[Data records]
#####
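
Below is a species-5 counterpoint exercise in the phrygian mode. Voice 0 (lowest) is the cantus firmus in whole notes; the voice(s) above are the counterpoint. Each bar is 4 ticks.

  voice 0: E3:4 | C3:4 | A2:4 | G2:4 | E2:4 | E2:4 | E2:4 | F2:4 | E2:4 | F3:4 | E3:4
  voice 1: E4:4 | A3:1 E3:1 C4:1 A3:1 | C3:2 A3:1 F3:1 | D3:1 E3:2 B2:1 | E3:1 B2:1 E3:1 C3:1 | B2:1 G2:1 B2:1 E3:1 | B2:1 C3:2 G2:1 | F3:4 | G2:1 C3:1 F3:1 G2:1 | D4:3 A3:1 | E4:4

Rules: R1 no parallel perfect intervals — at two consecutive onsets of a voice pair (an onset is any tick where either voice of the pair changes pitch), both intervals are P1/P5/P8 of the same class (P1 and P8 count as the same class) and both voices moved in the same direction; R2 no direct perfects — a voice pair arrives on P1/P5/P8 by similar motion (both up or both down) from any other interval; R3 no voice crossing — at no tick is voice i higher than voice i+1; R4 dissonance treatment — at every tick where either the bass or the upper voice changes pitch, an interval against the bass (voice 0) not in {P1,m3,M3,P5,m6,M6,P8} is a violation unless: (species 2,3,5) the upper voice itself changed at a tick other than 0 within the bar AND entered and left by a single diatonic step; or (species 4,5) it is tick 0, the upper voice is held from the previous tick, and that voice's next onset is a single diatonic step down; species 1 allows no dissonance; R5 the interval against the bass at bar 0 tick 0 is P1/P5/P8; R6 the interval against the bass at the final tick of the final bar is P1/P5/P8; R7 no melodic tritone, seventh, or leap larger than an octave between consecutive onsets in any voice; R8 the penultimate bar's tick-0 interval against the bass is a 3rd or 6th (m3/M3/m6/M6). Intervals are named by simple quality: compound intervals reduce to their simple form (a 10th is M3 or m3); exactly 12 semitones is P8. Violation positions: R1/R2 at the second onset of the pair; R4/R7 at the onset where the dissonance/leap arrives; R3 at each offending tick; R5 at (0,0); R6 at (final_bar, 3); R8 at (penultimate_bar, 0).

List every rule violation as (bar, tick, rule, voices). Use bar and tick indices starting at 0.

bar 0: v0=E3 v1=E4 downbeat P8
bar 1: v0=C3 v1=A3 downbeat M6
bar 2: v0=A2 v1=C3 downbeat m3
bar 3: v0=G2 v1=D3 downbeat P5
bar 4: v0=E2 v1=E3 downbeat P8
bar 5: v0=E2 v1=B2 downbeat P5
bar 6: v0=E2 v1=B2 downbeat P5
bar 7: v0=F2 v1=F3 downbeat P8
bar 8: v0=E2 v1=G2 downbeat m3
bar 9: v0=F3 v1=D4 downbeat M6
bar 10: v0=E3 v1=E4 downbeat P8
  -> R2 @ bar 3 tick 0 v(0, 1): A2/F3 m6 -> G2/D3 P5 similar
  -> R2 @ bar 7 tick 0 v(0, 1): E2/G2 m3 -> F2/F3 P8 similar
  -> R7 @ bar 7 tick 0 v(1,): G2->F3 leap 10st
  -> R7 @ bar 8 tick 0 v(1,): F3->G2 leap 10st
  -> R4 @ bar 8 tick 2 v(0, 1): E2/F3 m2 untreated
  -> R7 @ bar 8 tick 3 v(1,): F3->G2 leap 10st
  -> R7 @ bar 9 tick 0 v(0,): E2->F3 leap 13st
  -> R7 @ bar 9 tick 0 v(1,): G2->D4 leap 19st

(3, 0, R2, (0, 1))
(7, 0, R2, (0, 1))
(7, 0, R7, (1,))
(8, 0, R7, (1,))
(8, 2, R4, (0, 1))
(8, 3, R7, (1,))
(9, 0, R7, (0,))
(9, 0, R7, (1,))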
#####
Repeat each line of the data above, exactly as it appears, from the first through the line that contains "voice 1: E4:4".

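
Below is a species-5 counterpoint exercise in the phrygian mode. Voice 0 (lowest) is the cantus firmus in whole notes; the voice(s) above are the counterpoint. Each bar is 4 ticks.

  voice 0: E3:4 | C3:4 | A2:4 | G2:4 | E2:4 | E2:4 | E2:4 | F2:4 | E2:4 | F3:4 | E3:4
  voice 1: E4:4 | A3:1 E3:1 C4:1 A3:1 | C3:2 A3:1 F3:1 | D3:1 E3:2 B2:1 | E3:1 B2:1 E3:1 C3:1 | B2:1 G2:1 B2:1 E3:1 | B2:1 C3:2 G2:1 | F3:4 | G2:1 C3:1 F3:1 G2:1 | D4:3 A3:1 | E4:4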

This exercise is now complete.